* [TASK DETAILS]:
Your task is to output, without alteration, each line from the one containing "A sea otter" through the final line of the records below.

[Stored items]

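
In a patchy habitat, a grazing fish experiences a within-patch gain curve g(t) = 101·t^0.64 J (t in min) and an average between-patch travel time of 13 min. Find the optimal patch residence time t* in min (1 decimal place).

23.1 min

Maximise g(t)/(T+t): set derivative to zero → g'(t)(T+t) = g(t).
g'(t) = 0.64·101·t^-0.36. Setting 0.64·101·t^-0.36 = 101·t^0.64/(13+t) gives 0.64(13+t) = t, so 0.36·t = 0.64×13.
t* = 0.64×13/0.36 = 23.11 min.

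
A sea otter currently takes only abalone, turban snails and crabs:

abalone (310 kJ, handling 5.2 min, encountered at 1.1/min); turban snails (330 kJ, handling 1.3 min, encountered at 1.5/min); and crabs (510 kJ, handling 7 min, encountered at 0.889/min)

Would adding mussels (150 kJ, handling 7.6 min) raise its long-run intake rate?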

* [TASK OUTPUT]:
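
A sea otter currently takes only abalone, turban snails and crabs:

abalone (310 kJ, handling 5.2 min, encountered at 1.1/min); turban snails (330 kJ, handling 1.3 min, encountered at 1.5/min); and crabs (510 kJ, handling 7 min, encountered at 0.889/min)

Would adding mussels (150 kJ, handling 7.6 min) raise its long-run intake rate?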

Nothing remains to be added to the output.